Assigned task
Please copy each line of the records below that holds the word "concentrations".

(Exercise material Opens)

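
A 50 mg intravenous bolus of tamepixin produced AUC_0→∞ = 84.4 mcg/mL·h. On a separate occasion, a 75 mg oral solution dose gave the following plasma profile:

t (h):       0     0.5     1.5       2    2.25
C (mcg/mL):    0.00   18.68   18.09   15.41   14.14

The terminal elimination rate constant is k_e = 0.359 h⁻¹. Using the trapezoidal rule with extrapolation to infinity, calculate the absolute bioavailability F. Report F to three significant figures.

Trapezoidal AUC_0→2.25 (oral solution):
  [0→0.5]: (0.00+18.68)/2 × 0.5 = 4.67
  [0.5→1.5]: (18.68+18.09)/2 × 1 = 18.385
  [1.5→2]: (18.09+15.41)/2 × 0.5 = 8.375
  [2→2.25]: (15.41+14.14)/2 × 0.25 = 3.69375
  Sum = 35.12375 mcg/mL·h
Tail: C_last/k_e = 14.14/0.359 = 39.387
AUC_0→∞ (oral solution) = 35.12375 + 39.387 = 74.51075 mcg/mL·h
F = (AUC_ev/D_ev)/(AUC_iv/D_iv) = (74.51075/75)/(84.4/50) = 0.993477/1.688 = 0.5886

F = 0.589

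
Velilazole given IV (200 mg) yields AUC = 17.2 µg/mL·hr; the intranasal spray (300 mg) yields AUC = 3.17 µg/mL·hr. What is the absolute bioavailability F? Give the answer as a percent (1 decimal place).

F = 12.3%

F = (AUC_ev / D_ev) / (AUC_iv / D_iv)
  = (3.17/300) / (17.2/200)
  = 0.0105667 / 0.086 = 0.1229
  = 12.29%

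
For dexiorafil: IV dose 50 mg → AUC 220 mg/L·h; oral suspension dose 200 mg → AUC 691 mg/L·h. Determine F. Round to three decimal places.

F = 0.785

F = (AUC_ev / D_ev) / (AUC_iv / D_iv)
  = (691/200) / (220/50)
  = 3.455 / 4.4 = 0.7852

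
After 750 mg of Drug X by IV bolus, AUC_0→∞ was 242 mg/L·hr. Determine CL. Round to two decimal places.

CL = 3.10 L/hr

CL = Dose_iv / AUC_0→∞
   = 750 / 242 = 3.09917 L/hr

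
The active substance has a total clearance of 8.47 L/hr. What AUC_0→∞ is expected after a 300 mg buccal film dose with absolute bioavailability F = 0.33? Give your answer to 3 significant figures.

AUC = 11.7 mg/L·hr

AUC_0→∞ = F × Dose / CL
        = 0.33 × 300 / 8.47 = 11.6883 mg/L·hr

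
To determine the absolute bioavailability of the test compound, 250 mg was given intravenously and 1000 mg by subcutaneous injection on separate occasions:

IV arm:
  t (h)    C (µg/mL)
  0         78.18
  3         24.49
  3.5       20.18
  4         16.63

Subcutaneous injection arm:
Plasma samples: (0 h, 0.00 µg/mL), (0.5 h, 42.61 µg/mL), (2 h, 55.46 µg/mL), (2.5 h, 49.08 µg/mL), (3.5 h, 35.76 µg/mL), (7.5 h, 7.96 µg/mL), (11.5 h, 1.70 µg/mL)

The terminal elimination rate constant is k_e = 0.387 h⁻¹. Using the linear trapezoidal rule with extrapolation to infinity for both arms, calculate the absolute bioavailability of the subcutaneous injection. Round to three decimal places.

Trapezoidal AUC_0→4 (IV):
  [0→3]: (78.18+24.49)/2 × 3 = 154.005
  [3→3.5]: (24.49+20.18)/2 × 0.5 = 11.1675
  [3.5→4]: (20.18+16.63)/2 × 0.5 = 9.2025
  Sum = 174.375 µg/mL·h
IV tail: 16.63/0.387 = 42.972; AUC_iv,0→∞ = 174.375 + 42.972 = 217.347 µg/mL·h
Trapezoidal AUC_0→11.5 (subcutaneous injection):
  [0→0.5]: (0.00+42.61)/2 × 0.5 = 10.6525
  [0.5→2]: (42.61+55.46)/2 × 1.5 = 73.5525
  [2→2.5]: (55.46+49.08)/2 × 0.5 = 26.135
  [2.5→3.5]: (49.08+35.76)/2 × 1 = 42.42
  [3.5→7.5]: (35.76+7.96)/2 × 4 = 87.44
  [7.5→11.5]: (7.96+1.70)/2 × 4 = 19.32
  Sum = 259.52 µg/mL·h
subcutaneous injection tail: 1.70/0.387 = 4.393; AUC_ev,0→∞ = 259.52 + 4.393 = 263.913 µg/mL·h
F = (AUC_ev/D_ev)/(AUC_iv/D_iv) = (263.913/1000)/(217.347/250) = 0.263913/0.869388 = 0.3036

F = 0.304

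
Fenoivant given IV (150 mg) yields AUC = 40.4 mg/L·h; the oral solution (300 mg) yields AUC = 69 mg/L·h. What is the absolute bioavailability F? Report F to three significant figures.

F = 0.854

F = (AUC_ev / D_ev) / (AUC_iv / D_iv)
  = (69/300) / (40.4/150)
  = 0.23 / 0.269333 = 0.8540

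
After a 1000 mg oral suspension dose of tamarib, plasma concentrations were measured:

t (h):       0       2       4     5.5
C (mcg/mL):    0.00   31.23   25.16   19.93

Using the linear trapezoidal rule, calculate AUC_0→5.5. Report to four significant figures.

Trapezoidal AUC_0→5.5:
  [0→2]: (0.00+31.23)/2 × 2 = 31.23
  [2→4]: (31.23+25.16)/2 × 2 = 56.39
  [4→5.5]: (25.16+19.93)/2 × 1.5 = 33.8175
  Sum = 121.4375 mcg/mL·h

AUC = 121.4 mcg/mL·h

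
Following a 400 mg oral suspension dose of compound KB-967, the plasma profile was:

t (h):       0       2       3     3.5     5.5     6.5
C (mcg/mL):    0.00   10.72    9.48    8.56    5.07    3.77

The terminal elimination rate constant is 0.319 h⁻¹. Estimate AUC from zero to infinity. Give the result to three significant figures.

AUC = 55.2 mcg/mL·h

Trapezoidal AUC_0→6.5:
  [0→2]: (0.00+10.72)/2 × 2 = 10.72
  [2→3]: (10.72+9.48)/2 × 1 = 10.1
  [3→3.5]: (9.48+8.56)/2 × 0.5 = 4.51
  [3.5→5.5]: (8.56+5.07)/2 × 2 = 13.63
  [5.5→6.5]: (5.07+3.77)/2 × 1 = 4.42
  Sum = 43.38 mcg/mL·h
Extrapolated tail: C_last / k_e = 3.77 / 0.319 = 11.818
AUC_0→∞ = 43.38 + 11.818 = 55.198 mcg/mL·h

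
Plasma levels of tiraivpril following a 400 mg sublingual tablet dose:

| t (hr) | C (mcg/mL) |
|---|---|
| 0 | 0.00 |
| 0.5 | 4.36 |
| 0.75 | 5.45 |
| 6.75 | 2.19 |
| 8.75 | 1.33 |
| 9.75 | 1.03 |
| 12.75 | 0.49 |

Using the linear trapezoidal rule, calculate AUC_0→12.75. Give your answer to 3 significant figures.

AUC = 32.2 mcg/mL·hr

Trapezoidal AUC_0→12.75:
  [0→0.5]: (0.00+4.36)/2 × 0.5 = 1.09
  [0.5→0.75]: (4.36+5.45)/2 × 0.25 = 1.22625
  [0.75→6.75]: (5.45+2.19)/2 × 6 = 22.92
  [6.75→8.75]: (2.19+1.33)/2 × 2 = 3.52
  [8.75→9.75]: (1.33+1.03)/2 × 1 = 1.18
  [9.75→12.75]: (1.03+0.49)/2 × 3 = 2.28
  Sum = 32.21625 mcg/mL·hr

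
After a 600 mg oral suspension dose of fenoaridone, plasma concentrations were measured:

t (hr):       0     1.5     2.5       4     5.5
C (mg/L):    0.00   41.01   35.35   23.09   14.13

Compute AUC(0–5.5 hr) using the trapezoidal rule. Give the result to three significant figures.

Trapezoidal AUC_0→5.5:
  [0→1.5]: (0.00+41.01)/2 × 1.5 = 30.7575
  [1.5→2.5]: (41.01+35.35)/2 × 1 = 38.18
  [2.5→4]: (35.35+23.09)/2 × 1.5 = 43.83
  [4→5.5]: (23.09+14.13)/2 × 1.5 = 27.915
  Sum = 140.6825 mg/L·hr

AUC = 141 mg/L·hr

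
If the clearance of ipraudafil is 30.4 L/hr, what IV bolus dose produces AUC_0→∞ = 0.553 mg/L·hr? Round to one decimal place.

Dose_iv = CL × AUC_0→∞
     = 30.4 × 0.553 = 16.8112 mg

Dose = 16.8 mg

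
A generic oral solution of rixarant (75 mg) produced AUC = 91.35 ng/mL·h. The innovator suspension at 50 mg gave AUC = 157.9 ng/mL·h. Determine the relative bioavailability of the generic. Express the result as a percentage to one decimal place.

F_rel = 38.6%

F_rel = (AUC_test/D_test) / (AUC_ref/D_ref)
      = (91.35/75) / (157.9/50)
      = 1.218 / 3.158 = 0.3857 = 38.57%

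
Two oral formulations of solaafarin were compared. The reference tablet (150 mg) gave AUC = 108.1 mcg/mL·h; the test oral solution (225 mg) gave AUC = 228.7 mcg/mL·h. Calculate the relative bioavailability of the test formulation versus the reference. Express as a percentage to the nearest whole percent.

F_rel = (AUC_test/D_test) / (AUC_ref/D_ref)
      = (228.7/225) / (108.1/150)
      = 1.01644 / 0.720667 = 1.4104 = 141.04%

F_rel = 141%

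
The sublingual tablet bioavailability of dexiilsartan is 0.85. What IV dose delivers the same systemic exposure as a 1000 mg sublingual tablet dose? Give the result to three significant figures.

Systemic exposure from an extravascular dose = F × D_ev, so the equivalent IV dose is F × D_ev.
D_iv = F × D_ev = 0.85 × 1000 = 850 mg

D_iv = 850 mg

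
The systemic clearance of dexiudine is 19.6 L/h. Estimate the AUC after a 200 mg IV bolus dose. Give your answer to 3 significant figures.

AUC = 10.2 mg/L·h

AUC_0→∞ = Dose_iv / CL
        = 200 / 19.6 = 10.2041 mg/L·h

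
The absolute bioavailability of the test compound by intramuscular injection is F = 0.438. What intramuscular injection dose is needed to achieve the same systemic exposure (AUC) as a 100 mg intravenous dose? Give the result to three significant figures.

D_intramuscular = 228 mg

For equal systemic exposure: F × D_ev = D_iv
D_ev = D_iv / F = 100 / 0.438 = 228.311 mg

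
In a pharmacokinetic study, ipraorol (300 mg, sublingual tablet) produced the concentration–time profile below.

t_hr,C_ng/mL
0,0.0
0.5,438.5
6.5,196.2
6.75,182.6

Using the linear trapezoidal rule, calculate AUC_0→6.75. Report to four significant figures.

Trapezoidal AUC_0→6.75:
  [0→0.5]: (0.0+438.5)/2 × 0.5 = 109.625
  [0.5→6.5]: (438.5+196.2)/2 × 6 = 1904.1
  [6.5→6.75]: (196.2+182.6)/2 × 0.25 = 47.35
  Sum = 2061.075 ng/mL·hr

AUC = 2061 ng/mL·hr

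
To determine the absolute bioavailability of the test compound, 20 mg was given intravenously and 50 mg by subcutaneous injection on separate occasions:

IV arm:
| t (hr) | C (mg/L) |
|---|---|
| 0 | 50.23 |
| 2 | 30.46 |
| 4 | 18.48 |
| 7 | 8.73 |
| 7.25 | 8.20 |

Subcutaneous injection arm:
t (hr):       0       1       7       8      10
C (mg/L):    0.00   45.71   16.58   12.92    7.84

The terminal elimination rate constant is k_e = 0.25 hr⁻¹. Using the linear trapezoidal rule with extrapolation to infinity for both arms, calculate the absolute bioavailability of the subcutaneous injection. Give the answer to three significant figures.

F = 0.539

Trapezoidal AUC_0→7.25 (IV):
  [0→2]: (50.23+30.46)/2 × 2 = 80.69
  [2→4]: (30.46+18.48)/2 × 2 = 48.94
  [4→7]: (18.48+8.73)/2 × 3 = 40.815
  [7→7.25]: (8.73+8.20)/2 × 0.25 = 2.11625
  Sum = 172.56125 mg/L·hr
IV tail: 8.20/0.25 = 32.800; AUC_iv,0→∞ = 172.56125 + 32.800 = 205.36125 mg/L·hr
Trapezoidal AUC_0→10 (subcutaneous injection):
  [0→1]: (0.00+45.71)/2 × 1 = 22.855
  [1→7]: (45.71+16.58)/2 × 6 = 186.87
  [7→8]: (16.58+12.92)/2 × 1 = 14.75
  [8→10]: (12.92+7.84)/2 × 2 = 20.76
  Sum = 245.235 mg/L·hr
subcutaneous injection tail: 7.84/0.25 = 31.360; AUC_ev,0→∞ = 245.235 + 31.360 = 276.595 mg/L·hr
F = (AUC_ev/D_ev)/(AUC_iv/D_iv) = (276.595/50)/(205.36125/20) = 5.5319/10.2681 = 0.5387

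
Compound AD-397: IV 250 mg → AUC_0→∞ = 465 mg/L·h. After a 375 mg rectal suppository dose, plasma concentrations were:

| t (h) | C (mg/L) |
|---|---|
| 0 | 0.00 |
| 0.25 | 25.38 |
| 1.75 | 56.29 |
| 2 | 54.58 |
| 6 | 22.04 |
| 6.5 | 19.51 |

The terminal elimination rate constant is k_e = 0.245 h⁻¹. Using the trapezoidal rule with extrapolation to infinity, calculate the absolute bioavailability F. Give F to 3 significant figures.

Trapezoidal AUC_0→6.5 (rectal suppository):
  [0→0.25]: (0.00+25.38)/2 × 0.25 = 3.1725
  [0.25→1.75]: (25.38+56.29)/2 × 1.5 = 61.2525
  [1.75→2]: (56.29+54.58)/2 × 0.25 = 13.85875
  [2→6]: (54.58+22.04)/2 × 4 = 153.24
  [6→6.5]: (22.04+19.51)/2 × 0.5 = 10.3875
  Sum = 241.91125 mg/L·h
Tail: C_last/k_e = 19.51/0.245 = 79.633
AUC_0→∞ (rectal suppository) = 241.91125 + 79.633 = 321.54425 mg/L·h
F = (AUC_ev/D_ev)/(AUC_iv/D_iv) = (321.54425/375)/(465/250) = 0.857451/1.86 = 0.4610

F = 0.461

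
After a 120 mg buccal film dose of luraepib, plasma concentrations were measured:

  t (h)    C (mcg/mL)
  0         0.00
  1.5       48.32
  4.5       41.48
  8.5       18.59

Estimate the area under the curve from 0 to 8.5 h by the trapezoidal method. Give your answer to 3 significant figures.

Trapezoidal AUC_0→8.5:
  [0→1.5]: (0.00+48.32)/2 × 1.5 = 36.24
  [1.5→4.5]: (48.32+41.48)/2 × 3 = 134.7
  [4.5→8.5]: (41.48+18.59)/2 × 4 = 120.14
  Sum = 291.08 mcg/mL·h

AUC = 291 mcg/mL·h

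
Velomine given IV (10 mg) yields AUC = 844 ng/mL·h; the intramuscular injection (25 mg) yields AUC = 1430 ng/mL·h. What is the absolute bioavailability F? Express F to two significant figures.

F = 0.68

F = (AUC_ev / D_ev) / (AUC_iv / D_iv)
  = (1430/25) / (844/10)
  = 57.2 / 84.4 = 0.6777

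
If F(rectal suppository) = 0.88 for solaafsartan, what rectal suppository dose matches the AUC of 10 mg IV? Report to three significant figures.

D_rectal = 11.4 mg

For equal systemic exposure: F × D_ev = D_iv
D_ev = D_iv / F = 10 / 0.88 = 11.3636 mg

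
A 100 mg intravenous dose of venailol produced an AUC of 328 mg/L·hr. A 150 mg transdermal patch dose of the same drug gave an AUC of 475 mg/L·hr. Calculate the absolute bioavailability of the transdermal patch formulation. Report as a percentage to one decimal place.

F = (AUC_ev / D_ev) / (AUC_iv / D_iv)
  = (475/150) / (328/100)
  = 3.16667 / 3.28 = 0.9654
  = 96.54%

F = 96.5%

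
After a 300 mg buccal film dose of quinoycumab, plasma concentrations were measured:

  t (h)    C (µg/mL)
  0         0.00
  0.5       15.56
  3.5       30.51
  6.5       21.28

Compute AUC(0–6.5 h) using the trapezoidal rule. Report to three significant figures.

AUC = 151 µg/mL·h

Trapezoidal AUC_0→6.5:
  [0→0.5]: (0.00+15.56)/2 × 0.5 = 3.89
  [0.5→3.5]: (15.56+30.51)/2 × 3 = 69.105
  [3.5→6.5]: (30.51+21.28)/2 × 3 = 77.685
  Sum = 150.68 µg/mL·h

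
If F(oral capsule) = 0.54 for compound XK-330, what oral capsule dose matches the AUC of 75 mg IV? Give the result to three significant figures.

For equal systemic exposure: F × D_ev = D_iv
D_ev = D_iv / F = 75 / 0.54 = 138.889 mg

D_oral = 139 mg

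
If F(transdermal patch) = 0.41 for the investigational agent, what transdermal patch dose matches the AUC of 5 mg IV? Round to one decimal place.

D_transdermal = 12.2 mg

For equal systemic exposure: F × D_ev = D_iv
D_ev = D_iv / F = 5 / 0.41 = 12.1951 mg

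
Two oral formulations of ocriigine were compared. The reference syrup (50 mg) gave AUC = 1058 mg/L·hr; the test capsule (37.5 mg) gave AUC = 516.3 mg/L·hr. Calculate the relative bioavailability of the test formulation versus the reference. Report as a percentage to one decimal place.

F_rel = 65.1%

F_rel = (AUC_test/D_test) / (AUC_ref/D_ref)
      = (516.3/37.5) / (1058/50)
      = 13.768 / 21.16 = 0.6507 = 65.07%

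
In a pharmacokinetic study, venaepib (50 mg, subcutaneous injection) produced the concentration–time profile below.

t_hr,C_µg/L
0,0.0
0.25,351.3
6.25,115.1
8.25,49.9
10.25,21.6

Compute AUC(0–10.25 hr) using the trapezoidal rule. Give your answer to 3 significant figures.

Trapezoidal AUC_0→10.25:
  [0→0.25]: (0.0+351.3)/2 × 0.25 = 43.9125
  [0.25→6.25]: (351.3+115.1)/2 × 6 = 1399.2
  [6.25→8.25]: (115.1+49.9)/2 × 2 = 165.0
  [8.25→10.25]: (49.9+21.6)/2 × 2 = 71.5
  Sum = 1679.6125 µg/L·hr

AUC = 1680 µg/L·hr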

(Exercise material Closes)

Result below
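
After a 1000 mg oral suspension dose of tamarib, plasma concentrations were measured:
After a 600 mg oral suspension dose of fenoaridone, plasma concentrations were measured:
Compound AD-397: IV 250 mg → AUC_0→∞ = 465 mg/L·h. After a 375 mg rectal suppository dose, plasma concentrations were:
After a 120 mg buccal film dose of luraepib, plasma concentrations were measured:
After a 300 mg buccal film dose of quinoycumab, plasma concentrations were measured: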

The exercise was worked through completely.